(Beginning of INFORMATION PROVIDED)

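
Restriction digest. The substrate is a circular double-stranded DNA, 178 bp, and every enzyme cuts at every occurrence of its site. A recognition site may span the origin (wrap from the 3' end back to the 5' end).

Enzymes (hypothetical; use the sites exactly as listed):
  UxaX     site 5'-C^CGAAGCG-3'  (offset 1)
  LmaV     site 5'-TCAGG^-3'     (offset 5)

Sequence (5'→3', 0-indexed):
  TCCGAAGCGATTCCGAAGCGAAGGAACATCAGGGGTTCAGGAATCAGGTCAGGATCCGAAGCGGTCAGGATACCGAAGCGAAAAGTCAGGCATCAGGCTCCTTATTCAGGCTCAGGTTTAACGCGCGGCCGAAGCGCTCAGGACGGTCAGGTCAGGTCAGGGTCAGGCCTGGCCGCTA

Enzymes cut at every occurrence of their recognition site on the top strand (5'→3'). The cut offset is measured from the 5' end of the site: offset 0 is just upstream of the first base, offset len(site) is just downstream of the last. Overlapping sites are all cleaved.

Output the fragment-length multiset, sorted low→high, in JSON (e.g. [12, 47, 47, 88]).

Per-enzyme occurrences:
  UxaX CCGAAGCG/1: at [1, 12, 55, 72, 128] ⇒ [2, 13, 56, 73, 129]
  LmaV TCAGG/5: at [28, 36, 43, 48, 64, 85, 92, 105, 111, 137, 146, 151, 156, 162] ⇒ [33, 41, 48, 53, 69, 90, 97, 110, 116, 142, 151, 156, 161, 167]

All cut coordinates (distinct, sorted): [2, 13, 33, 41, 48, 53, 56, 69, 73, 90, 97, 110, 116, 129, 142, 151, 156, 161, 167]

Fragments:
  2→13: 11 bp
  13→33: 20 bp
  33→41: 8 bp
  41→48: 7 bp
  48→53: 5 bp
  53→56: 3 bp
  56→69: 13 bp
  69→73: 4 bp
  73→90: 17 bp
  90→97: 7 bp
  97→110: 13 bp
  110→116: 6 bp
  116→129: 13 bp
  129→142: 13 bp
  142→151: 9 bp
  151→156: 5 bp
  156→161: 5 bp
  161→167: 6 bp
  167→2 (wrap): 178-167+2 = 13 bp

[3,4,5,5,5,6,6,7,7,8,9,11,13,13,13,13,13,17,20]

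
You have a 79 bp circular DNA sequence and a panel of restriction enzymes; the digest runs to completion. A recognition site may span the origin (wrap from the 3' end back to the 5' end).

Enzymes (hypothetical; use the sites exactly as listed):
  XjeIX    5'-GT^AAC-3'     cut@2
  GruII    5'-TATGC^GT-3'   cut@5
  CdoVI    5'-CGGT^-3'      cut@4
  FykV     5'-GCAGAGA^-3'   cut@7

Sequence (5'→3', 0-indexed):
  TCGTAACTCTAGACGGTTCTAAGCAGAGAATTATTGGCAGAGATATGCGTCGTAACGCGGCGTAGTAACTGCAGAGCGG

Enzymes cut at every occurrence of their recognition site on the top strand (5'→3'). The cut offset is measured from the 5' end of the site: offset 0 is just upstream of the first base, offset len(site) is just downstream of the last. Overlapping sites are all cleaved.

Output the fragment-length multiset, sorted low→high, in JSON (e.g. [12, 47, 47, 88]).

[3,5,5,12,13,13,14,14]

Per-enzyme occurrences:
  XjeIX GTAAC/2: at [2, 51, 64] ⇒ [4, 53, 66]
  GruII TATGCGT/5: at [43] ⇒ [48]
  CdoVI CGGT/4: at [13, 76] ⇒ [1, 17]
  FykV GCAGAGA/7: at [22, 36] ⇒ [29, 43]

Pooled cuts: [1, 4, 17, 29, 43, 48, 53, 66]

Fragment lengths:
  1→4: 3 bp
  4→17: 13 bp
  17→29: 12 bp
  29→43: 14 bp
  43→48: 5 bp
  48→53: 5 bp
  53→66: 13 bp
  66→1 (wrap): 79-66+1 = 14 bp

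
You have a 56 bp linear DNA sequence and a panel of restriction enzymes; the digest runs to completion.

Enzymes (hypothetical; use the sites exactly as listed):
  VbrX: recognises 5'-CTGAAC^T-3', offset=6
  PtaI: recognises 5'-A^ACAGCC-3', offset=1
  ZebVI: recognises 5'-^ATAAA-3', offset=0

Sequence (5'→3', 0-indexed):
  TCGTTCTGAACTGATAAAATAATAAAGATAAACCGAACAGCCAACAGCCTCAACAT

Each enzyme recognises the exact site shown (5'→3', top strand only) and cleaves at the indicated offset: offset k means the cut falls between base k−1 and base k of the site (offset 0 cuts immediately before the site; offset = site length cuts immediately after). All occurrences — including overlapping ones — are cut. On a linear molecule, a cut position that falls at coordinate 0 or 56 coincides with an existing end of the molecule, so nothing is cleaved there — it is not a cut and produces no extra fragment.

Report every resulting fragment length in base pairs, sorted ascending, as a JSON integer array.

Per-enzyme occurrences:
  VbrX CTGAACT/6: at [5] ⇒ [11]
  PtaI AACAGCC/1: at [35, 42] ⇒ [36, 43]
  ZebVI ATAAA/0: at [13, 21, 27] ⇒ [13, 21, 27]

Pooled cuts: [11, 13, 21, 27, 36, 43]

Fragments:
  [0,11): 11 bp
  [11,13): 2 bp
  [13,21): 8 bp
  [21,27): 6 bp
  [27,36): 9 bp
  [36,43): 7 bp
  [43,56): 13 bp

[2,6,7,8,9,11,13]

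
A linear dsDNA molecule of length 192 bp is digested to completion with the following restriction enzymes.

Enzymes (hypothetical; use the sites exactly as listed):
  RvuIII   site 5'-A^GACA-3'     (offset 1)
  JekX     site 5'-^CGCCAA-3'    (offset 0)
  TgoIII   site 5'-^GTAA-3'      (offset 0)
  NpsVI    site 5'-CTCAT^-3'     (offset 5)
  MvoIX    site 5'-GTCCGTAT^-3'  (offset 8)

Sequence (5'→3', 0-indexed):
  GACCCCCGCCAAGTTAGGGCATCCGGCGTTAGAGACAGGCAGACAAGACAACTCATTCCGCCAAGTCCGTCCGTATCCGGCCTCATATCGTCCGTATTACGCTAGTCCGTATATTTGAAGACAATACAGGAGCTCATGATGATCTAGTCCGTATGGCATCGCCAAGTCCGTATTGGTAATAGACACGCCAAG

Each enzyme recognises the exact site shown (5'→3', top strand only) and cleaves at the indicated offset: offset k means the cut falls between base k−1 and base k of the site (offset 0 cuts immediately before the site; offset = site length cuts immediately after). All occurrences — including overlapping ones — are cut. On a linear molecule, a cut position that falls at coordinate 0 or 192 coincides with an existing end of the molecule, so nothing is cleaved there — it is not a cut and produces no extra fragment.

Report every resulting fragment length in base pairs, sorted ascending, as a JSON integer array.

Site scan:
  RvuIII AGACA/1: at [32, 40, 45, 118, 180] ⇒ [33, 41, 46, 119, 181]
  JekX CGCCAA/0: at [6, 58, 159, 185] ⇒ [6, 58, 159, 185]
  TgoIII GTAA/0: at [175] ⇒ [175]
  NpsVI CTCAT/5: at [51, 81, 132] ⇒ [56, 86, 137]
  MvoIX GTCCGTAT/8: at [68, 89, 104, 146, 165] ⇒ [76, 97, 112, 154, 173]

All cut coordinates (distinct, sorted): [6, 33, 41, 46, 56, 58, 76, 86, 97, 112, 119, 137, 154, 159, 173, 175, 181, 185]

Fragments:
  [0,6): 6 bp
  [6,33): 27 bp
  [33,41): 8 bp
  [41,46): 5 bp
  [46,56): 10 bp
  [56,58): 2 bp
  [58,76): 18 bp
  [76,86): 10 bp
  [86,97): 11 bp
  [97,112): 15 bp
  [112,119): 7 bp
  [119,137): 18 bp
  [137,154): 17 bp
  [154,159): 5 bp
  [159,173): 14 bp
  [173,175): 2 bp
  [175,181): 6 bp
  [181,185): 4 bp
  [185,192): 7 bp

[2,2,4,5,5,6,6,7,7,8,10,10,11,14,15,17,18,18,27]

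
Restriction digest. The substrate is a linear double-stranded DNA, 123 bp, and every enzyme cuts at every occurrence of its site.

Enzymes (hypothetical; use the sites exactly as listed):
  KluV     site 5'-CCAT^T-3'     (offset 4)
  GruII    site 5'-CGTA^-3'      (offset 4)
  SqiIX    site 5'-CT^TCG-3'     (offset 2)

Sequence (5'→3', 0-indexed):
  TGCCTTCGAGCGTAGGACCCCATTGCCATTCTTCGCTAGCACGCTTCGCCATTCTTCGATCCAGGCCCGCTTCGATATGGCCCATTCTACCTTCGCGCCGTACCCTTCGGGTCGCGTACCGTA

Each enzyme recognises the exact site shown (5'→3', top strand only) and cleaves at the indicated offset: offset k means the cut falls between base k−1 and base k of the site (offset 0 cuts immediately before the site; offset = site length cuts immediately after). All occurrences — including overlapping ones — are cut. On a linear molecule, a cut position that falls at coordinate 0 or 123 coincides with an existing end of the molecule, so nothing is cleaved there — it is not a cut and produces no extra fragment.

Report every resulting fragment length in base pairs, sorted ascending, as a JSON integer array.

[3,3,4,5,5,6,7,7,9,9,10,12,13,14,16]

Site scan:
  KluV (CCATT, off=4): starts [19, 25, 48, 81] → cuts [23, 29, 52, 85]
  GruII (CGTA, off=4): starts [10, 98, 114, 119] → cuts [14, 102, 118] (position 123 is a terminus of the linear molecule — no cut)
  SqiIX (CTTCG, off=2): starts [3, 30, 43, 53, 69, 90, 104] → cuts [5, 32, 45, 55, 71, 92, 106]

All cut coordinates (distinct, sorted): [5, 14, 23, 29, 32, 45, 52, 55, 71, 85, 92, 102, 106, 118]

Fragment lengths:
  [0,5): 5 bp
  [5,14): 9 bp
  [14,23): 9 bp
  [23,29): 6 bp
  [29,32): 3 bp
  [32,45): 13 bp
  [45,52): 7 bp
  [52,55): 3 bp
  [55,71): 16 bp
  [71,85): 14 bp
  [85,92): 7 bp
  [92,102): 10 bp
  [102,106): 4 bp
  [106,118): 12 bp
  [118,123): 5 bp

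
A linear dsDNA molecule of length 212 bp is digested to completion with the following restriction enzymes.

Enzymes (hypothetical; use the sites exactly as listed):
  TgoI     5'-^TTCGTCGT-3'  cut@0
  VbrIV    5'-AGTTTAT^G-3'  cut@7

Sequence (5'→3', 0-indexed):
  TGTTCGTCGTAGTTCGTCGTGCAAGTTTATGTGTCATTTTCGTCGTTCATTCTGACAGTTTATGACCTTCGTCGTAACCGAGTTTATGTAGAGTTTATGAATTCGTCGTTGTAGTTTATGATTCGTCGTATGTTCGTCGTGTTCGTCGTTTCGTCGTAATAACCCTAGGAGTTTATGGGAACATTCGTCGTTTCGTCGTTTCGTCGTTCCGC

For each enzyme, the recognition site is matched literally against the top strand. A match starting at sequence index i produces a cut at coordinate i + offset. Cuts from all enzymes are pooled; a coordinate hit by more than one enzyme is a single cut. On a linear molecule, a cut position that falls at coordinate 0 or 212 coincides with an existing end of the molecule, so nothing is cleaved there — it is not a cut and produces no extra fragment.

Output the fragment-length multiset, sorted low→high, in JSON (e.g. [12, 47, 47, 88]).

Scan for sites:
  TgoI TTCGTCGT/0: at [2, 12, 38, 67, 101, 121, 132, 141, 149, 183, 191, 199] ⇒ [2, 12, 38, 67, 101, 121, 132, 141, 149, 183, 191, 199]
  VbrIV AGTTTATG/7: at [23, 56, 80, 91, 112, 169] ⇒ [30, 63, 87, 98, 119, 176]

Pooled cuts: [2, 12, 30, 38, 63, 67, 87, 98, 101, 119, 121, 132, 141, 149, 176, 183, 191, 199]

Fragment lengths:
  [0,2): 2 bp
  [2,12): 10 bp
  [12,30): 18 bp
  [30,38): 8 bp
  [38,63): 25 bp
  [63,67): 4 bp
  [67,87): 20 bp
  [87,98): 11 bp
  [98,101): 3 bp
  [101,119): 18 bp
  [119,121): 2 bp
  [121,132): 11 bp
  [132,141): 9 bp
  [141,149): 8 bp
  [149,176): 27 bp
  [176,183): 7 bp
  [183,191): 8 bp
  [191,199): 8 bp
  [199,212): 13 bp

[2,2,3,4,7,8,8,8,8,9,10,11,11,13,18,18,20,25,27]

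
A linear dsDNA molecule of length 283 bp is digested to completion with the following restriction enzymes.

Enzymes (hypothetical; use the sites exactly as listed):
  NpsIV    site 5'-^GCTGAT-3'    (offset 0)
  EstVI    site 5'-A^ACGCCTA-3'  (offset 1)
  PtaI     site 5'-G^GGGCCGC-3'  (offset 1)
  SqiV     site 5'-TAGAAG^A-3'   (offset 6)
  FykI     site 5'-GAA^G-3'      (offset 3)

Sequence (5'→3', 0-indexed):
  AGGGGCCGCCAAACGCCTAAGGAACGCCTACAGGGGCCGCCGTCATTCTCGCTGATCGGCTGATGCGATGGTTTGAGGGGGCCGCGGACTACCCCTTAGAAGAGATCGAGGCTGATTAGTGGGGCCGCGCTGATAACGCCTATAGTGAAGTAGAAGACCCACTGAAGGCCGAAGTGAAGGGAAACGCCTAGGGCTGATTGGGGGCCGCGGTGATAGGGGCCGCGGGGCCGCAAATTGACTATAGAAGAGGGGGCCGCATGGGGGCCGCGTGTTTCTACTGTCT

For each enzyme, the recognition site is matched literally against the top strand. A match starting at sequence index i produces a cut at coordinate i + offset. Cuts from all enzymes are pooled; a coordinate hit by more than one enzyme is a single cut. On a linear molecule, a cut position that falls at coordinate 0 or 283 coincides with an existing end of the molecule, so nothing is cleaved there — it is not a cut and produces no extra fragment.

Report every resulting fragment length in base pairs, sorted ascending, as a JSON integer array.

Site scan:
  NpsIV GCTGAT/0: at [50, 58, 110, 128, 192] ⇒ [50, 58, 110, 128, 192]
  EstVI AACGCCTA/1: at [11, 22, 134, 182] ⇒ [12, 23, 135, 183]
  PtaI GGGGCCGC/1: at [1, 32, 77, 120, 200, 215, 223, 249, 260] ⇒ [2, 33, 78, 121, 201, 216, 224, 250, 261]
  SqiV TAGAAGA/6: at [96, 150, 241] ⇒ [102, 156, 247]
  FykI GAAG/3: at [98, 146, 152, 163, 170, 175, 243] ⇒ [101, 149, 155, 166, 173, 178, 246]

Pooled cuts: [2, 12, 23, 33, 50, 58, 78, 101, 102, 110, 121, 128, 135, 149, 155, 156, 166, 173, 178, 183, 192, 201, 216, 224, 246, 247, 250, 261]

Fragments:
  [0,2): 2 bp
  [2,12): 10 bp
  [12,23): 11 bp
  [23,33): 10 bp
  [33,50): 17 bp
  [50,58): 8 bp
  [58,78): 20 bp
  [78,101): 23 bp
  [101,102): 1 bp
  [102,110): 8 bp
  [110,121): 11 bp
  [121,128): 7 bp
  [128,135): 7 bp
  [135,149): 14 bp
  [149,155): 6 bp
  [155,156): 1 bp
  [156,166): 10 bp
  [166,173): 7 bp
  [173,178): 5 bp
  [178,183): 5 bp
  [183,192): 9 bp
  [192,201): 9 bp
  [201,216): 15 bp
  [216,224): 8 bp
  [224,246): 22 bp
  [246,247): 1 bp
  [247,250): 3 bp
  [250,261): 11 bp
  [261,283): 22 bp

[1,1,1,2,3,5,5,6,7,7,7,8,8,8,9,9,10,10,10,11,11,11,14,15,17,20,22,22,23]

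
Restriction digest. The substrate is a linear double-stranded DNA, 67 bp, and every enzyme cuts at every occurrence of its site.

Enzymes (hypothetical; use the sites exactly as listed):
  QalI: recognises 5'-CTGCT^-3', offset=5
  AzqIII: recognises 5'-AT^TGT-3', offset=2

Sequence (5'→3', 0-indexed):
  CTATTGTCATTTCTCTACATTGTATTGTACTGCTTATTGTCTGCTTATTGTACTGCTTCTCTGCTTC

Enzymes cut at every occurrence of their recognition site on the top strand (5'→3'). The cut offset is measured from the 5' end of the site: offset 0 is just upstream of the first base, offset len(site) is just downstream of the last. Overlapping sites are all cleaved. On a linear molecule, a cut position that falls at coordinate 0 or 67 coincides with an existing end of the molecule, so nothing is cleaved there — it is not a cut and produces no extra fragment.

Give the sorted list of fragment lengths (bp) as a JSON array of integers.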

(End of INFORMATION PROVIDED)

EXERCISE REQUIREMENTS => Go through the entries above and report each line with the string "more" in it.

OUTPUT OF THE TASK =>
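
For each enzyme, the recognition site is matched literally against the top strand. A match starting at sequence index i produces a cut at coordinate i + offset. Cuts from all enzymes are pooled; a coordinate hit by more than one enzyme is a single cut. On a linear molecule, a cut position that falls at coordinate 0 or 212 coincides with an existing end of the molecule, so nothing is cleaved there — it is not a cut and produces no extra fragment.
For each enzyme, the recognition site is matched literally against the top strand. A match starting at sequence index i produces a cut at coordinate i + offset. Cuts from all enzymes are pooled; a coordinate hit by more than one enzyme is a single cut. On a linear molecule, a cut position that falls at coordinate 0 or 283 coincides with an existing end of the molecule, so nothing is cleaved there — it is not a cut and produces no extra fragment.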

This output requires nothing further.